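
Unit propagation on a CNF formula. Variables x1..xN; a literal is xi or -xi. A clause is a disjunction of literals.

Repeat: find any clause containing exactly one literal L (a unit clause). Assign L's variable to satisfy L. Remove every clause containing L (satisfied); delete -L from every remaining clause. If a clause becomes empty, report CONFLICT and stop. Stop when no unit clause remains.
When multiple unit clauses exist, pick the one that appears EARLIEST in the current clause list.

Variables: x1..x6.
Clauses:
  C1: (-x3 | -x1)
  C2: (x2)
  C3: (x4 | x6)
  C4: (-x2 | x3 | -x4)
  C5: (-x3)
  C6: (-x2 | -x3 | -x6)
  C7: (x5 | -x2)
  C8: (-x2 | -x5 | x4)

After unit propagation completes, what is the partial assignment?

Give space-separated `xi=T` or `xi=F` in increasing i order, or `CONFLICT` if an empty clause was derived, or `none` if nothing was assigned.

unit clause [2] forces x2=T; simplify:
  drop -2 from [-2, 3, -4] -> [3, -4]
  drop -2 from [-2, -3, -6] -> [-3, -6]
  drop -2 from [5, -2] -> [5]
  drop -2 from [-2, -5, 4] -> [-5, 4]
  satisfied 1 clause(s); 7 remain; assigned so far: [2]
unit clause [-3] forces x3=F; simplify:
  drop 3 from [3, -4] -> [-4]
  satisfied 3 clause(s); 4 remain; assigned so far: [2, 3]
unit clause [-4] forces x4=F; simplify:
  drop 4 from [4, 6] -> [6]
  drop 4 from [-5, 4] -> [-5]
  satisfied 1 clause(s); 3 remain; assigned so far: [2, 3, 4]
unit clause [6] forces x6=T; simplify:
  satisfied 1 clause(s); 2 remain; assigned so far: [2, 3, 4, 6]
unit clause [5] forces x5=T; simplify:
  drop -5 from [-5] -> [] (empty!)
  satisfied 1 clause(s); 1 remain; assigned so far: [2, 3, 4, 5, 6]
CONFLICT (empty clause)

Answer: CONFLICT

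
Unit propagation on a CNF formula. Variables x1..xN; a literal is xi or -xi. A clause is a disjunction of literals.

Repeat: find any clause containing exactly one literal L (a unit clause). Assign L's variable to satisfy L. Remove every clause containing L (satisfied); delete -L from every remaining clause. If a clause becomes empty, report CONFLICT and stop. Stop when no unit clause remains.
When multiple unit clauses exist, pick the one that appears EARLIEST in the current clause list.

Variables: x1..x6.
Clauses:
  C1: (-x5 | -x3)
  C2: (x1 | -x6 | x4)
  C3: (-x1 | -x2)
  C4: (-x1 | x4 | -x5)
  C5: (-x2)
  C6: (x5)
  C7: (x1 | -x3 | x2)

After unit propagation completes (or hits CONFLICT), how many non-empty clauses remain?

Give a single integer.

Answer: 2

Derivation:
unit clause [-2] forces x2=F; simplify:
  drop 2 from [1, -3, 2] -> [1, -3]
  satisfied 2 clause(s); 5 remain; assigned so far: [2]
unit clause [5] forces x5=T; simplify:
  drop -5 from [-5, -3] -> [-3]
  drop -5 from [-1, 4, -5] -> [-1, 4]
  satisfied 1 clause(s); 4 remain; assigned so far: [2, 5]
unit clause [-3] forces x3=F; simplify:
  satisfied 2 clause(s); 2 remain; assigned so far: [2, 3, 5]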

Exercise instructions
From the first line to the last, output the records word for word.

Result for this exercise
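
Unit propagation on a CNF formula. Variables x1..xN; a literal is xi or -xi. A clause is a disjunction of literals.

Repeat: find any clause containing exactly one literal L (a unit clause). Assign L's variable to satisfy L. Remove every clause containing L (satisfied); delete -L from every remaining clause. If a clause becomes empty, report CONFLICT and stop. Stop when no unit clause remains.
When multiple unit clauses exist, pick the one that appears EARLIEST in the current clause list.

Variables: x1..x6.
Clauses:
  C1: (-x3 | -x1)
  C2: (x2)
  C3: (x4 | x6)
  C4: (-x2 | x3 | -x4)
  C5: (-x3)
  C6: (-x2 | -x3 | -x6)
  C7: (x5 | -x2)
  C8: (-x2 | -x5 | x4)

After unit propagation completes, what is the partial assignment?

Give space-separated `xi=T` or `xi=F` in increasing i order, or `CONFLICT` if an empty clause was derived, or `none` if nothing was assigned.

unit clause [2] forces x2=T; simplify:
  drop -2 from [-2, 3, -4] -> [3, -4]
  drop -2 from [-2, -3, -6] -> [-3, -6]
  drop -2 from [5, -2] -> [5]
  drop -2 from [-2, -5, 4] -> [-5, 4]
  satisfied 1 clause(s); 7 remain; assigned so far: [2]
unit clause [-3] forces x3=F; simplify:
  drop 3 from [3, -4] -> [-4]
  satisfied 3 clause(s); 4 remain; assigned so far: [2, 3]
unit clause [-4] forces x4=F; simplify:
  drop 4 from [4, 6] -> [6]
  drop 4 from [-5, 4] -> [-5]
  satisfied 1 clause(s); 3 remain; assigned so far: [2, 3, 4]
unit clause [6] forces x6=T; simplify:
  satisfied 1 clause(s); 2 remain; assigned so far: [2, 3, 4, 6]
unit clause [5] forces x5=T; simplify:
  drop -5 from [-5] -> [] (empty!)
  satisfied 1 clause(s); 1 remain; assigned so far: [2, 3, 4, 5, 6]
CONFLICT (empty clause)

Answer: CONFLICT

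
Unit propagation on a CNF formula. Variables x1..xN; a literal is xi or -xi. A clause is a disjunction of literals.

Repeat: find any clause containing exactly one literal L (a unit clause). Assign L's variable to satisfy L. Remove every clause containing L (satisfied); delete -L from every remaining clause. If a clause becomes empty, report CONFLICT and stop. Stop when no unit clause remains.
When multiple unit clauses exist, pick the one that appears EARLIEST in the current clause list.

Variables: x1..x6.
Clauses:
  C1: (-x5 | -x3)
  C2: (x1 | -x6 | x4)
  C3: (-x1 | -x2)
  C4: (-x1 | x4 | -x5)
  C5: (-x2)
  C6: (x5)
  C7: (x1 | -x3 | x2)

After unit propagation completes (or hits CONFLICT), how many non-empty clauses remain?

Give a single integer.

Answer: 2

Derivation:
unit clause [-2] forces x2=F; simplify:
  drop 2 from [1, -3, 2] -> [1, -3]
  satisfied 2 clause(s); 5 remain; assigned so far: [2]
unit clause [5] forces x5=T; simplify:
  drop -5 from [-5, -3] -> [-3]
  drop -5 from [-1, 4, -5] -> [-1, 4]
  satisfied 1 clause(s); 4 remain; assigned so far: [2, 5]
unit clause [-3] forces x3=F; simplify:
  satisfied 2 clause(s); 2 remain; assigned so far: [2, 3, 5]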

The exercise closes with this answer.